■ Problem to work on ■
Between the line containing "0: MUL r1, r4, r1" and the line containing "8: SUB r3, r3, r4" lies a run of lines; give that run again exactly, with both of those lines, and nothing else from the entries below.

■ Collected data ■
'''

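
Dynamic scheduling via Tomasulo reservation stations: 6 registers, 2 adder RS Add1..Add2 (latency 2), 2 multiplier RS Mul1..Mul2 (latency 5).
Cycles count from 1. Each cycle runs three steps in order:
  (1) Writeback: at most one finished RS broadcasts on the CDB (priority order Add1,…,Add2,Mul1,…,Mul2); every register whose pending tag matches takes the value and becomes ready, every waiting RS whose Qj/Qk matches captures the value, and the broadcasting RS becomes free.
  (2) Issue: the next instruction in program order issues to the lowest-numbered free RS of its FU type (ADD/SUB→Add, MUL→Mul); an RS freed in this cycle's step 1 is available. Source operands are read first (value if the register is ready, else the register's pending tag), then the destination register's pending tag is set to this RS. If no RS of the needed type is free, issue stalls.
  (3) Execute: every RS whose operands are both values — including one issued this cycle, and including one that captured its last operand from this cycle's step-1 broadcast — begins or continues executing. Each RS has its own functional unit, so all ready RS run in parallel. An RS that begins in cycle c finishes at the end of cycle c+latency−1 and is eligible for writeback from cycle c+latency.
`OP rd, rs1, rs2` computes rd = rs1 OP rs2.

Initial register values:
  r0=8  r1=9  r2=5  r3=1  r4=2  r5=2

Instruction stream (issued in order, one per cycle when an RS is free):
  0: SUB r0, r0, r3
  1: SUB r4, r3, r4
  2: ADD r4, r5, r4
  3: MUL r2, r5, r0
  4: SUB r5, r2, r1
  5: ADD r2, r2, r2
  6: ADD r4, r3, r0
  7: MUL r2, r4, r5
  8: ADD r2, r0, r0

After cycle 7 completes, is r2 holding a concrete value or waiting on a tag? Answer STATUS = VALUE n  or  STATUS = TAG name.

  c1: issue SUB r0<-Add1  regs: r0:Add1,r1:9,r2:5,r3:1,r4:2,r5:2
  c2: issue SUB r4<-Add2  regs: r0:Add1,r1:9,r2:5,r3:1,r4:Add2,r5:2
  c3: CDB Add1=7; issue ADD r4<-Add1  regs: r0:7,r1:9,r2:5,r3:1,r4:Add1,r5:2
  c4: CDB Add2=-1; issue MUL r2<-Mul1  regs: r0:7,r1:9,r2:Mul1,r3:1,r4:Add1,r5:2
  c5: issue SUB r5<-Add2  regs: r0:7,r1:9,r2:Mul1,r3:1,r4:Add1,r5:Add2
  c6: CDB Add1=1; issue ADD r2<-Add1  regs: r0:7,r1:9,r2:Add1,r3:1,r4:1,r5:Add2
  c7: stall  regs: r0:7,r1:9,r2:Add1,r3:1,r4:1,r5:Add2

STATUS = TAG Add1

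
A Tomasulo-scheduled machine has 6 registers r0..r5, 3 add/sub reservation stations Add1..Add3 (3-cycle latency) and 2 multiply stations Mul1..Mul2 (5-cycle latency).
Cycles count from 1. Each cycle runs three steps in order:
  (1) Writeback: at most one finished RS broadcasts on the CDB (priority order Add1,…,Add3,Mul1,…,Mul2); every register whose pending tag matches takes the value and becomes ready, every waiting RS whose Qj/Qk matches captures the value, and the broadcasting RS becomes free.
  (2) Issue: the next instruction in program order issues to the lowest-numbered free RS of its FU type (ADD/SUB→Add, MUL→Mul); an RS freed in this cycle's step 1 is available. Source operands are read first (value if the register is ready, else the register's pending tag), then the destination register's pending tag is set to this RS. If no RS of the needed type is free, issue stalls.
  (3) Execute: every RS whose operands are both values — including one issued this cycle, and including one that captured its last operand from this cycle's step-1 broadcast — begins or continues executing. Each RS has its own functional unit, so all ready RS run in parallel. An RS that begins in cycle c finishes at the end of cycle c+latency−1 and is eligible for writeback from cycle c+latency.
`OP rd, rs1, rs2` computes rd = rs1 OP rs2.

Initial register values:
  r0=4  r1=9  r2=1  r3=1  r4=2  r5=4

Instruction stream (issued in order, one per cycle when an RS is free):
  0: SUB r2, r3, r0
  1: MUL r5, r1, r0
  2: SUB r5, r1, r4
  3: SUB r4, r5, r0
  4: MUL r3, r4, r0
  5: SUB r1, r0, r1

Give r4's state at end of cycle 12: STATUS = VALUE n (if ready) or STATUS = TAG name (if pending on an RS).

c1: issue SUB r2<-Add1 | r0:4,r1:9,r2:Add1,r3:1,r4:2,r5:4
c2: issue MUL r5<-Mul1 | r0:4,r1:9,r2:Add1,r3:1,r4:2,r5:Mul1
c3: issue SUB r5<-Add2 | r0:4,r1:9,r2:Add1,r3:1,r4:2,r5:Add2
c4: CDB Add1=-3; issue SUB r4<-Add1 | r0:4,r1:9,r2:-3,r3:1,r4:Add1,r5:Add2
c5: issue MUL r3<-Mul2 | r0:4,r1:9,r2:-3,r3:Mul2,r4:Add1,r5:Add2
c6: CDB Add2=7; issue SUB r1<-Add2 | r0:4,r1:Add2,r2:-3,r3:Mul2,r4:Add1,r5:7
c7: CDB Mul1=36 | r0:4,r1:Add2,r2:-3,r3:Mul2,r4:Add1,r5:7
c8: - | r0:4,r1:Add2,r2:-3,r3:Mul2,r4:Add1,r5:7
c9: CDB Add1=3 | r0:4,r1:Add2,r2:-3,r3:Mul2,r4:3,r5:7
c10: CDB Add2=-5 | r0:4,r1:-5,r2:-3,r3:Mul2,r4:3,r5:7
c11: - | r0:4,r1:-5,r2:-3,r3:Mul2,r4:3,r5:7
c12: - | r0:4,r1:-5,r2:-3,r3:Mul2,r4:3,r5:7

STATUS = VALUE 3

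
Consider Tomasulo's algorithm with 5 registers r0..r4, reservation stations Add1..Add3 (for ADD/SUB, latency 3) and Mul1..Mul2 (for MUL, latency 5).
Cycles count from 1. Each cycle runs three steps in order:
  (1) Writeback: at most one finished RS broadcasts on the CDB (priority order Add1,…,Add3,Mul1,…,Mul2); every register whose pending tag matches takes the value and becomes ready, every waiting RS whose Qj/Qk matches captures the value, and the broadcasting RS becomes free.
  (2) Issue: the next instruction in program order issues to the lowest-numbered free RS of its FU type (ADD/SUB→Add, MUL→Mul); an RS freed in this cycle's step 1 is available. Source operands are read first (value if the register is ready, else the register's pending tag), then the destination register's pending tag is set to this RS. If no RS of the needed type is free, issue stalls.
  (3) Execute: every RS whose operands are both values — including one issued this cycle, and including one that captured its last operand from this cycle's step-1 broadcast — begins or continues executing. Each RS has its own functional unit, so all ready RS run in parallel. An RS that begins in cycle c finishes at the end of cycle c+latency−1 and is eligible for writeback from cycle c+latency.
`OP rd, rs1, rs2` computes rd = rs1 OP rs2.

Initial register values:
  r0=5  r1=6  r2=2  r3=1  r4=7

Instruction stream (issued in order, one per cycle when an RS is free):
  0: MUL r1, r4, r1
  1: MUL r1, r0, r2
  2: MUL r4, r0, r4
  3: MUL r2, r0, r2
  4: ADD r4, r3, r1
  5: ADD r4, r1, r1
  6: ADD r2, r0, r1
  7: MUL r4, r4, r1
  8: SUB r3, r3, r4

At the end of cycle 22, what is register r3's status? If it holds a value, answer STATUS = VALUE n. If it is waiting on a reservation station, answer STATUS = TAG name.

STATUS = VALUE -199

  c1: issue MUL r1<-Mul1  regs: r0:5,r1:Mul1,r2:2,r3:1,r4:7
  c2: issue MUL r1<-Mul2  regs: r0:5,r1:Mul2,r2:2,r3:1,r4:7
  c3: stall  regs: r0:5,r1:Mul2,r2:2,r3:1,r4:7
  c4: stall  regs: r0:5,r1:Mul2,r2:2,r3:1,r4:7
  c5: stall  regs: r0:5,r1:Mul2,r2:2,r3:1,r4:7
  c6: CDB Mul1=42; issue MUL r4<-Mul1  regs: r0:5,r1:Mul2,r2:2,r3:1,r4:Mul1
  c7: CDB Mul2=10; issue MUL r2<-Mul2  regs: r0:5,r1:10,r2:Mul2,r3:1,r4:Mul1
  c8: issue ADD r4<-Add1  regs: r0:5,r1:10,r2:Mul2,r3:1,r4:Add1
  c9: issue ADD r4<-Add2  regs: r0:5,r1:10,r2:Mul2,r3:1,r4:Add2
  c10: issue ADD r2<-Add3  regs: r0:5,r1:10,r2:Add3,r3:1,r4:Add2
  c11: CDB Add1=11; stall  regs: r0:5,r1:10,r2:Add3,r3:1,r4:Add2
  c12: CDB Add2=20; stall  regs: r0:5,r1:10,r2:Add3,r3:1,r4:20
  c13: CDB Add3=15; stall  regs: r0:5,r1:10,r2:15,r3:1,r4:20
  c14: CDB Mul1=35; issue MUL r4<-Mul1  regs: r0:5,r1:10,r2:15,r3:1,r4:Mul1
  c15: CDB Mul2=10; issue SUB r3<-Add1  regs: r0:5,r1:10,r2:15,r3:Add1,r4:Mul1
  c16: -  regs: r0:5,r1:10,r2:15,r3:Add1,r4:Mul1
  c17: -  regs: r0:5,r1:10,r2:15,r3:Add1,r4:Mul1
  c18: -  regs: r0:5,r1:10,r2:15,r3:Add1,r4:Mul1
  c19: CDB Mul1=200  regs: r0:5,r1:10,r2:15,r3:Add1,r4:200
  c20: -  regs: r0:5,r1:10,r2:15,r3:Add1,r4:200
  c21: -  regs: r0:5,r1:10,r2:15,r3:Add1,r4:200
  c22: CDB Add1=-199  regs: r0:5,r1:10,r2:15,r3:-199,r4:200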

'''

■ Completed exercise ■
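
  0: MUL r1, r4, r1
  1: MUL r1, r0, r2
  2: MUL r4, r0, r4
  3: MUL r2, r0, r2
  4: ADD r4, r3, r1
  5: ADD r4, r1, r1
  6: ADD r2, r0, r1
  7: MUL r4, r4, r1
  8: SUB r3, r3, r4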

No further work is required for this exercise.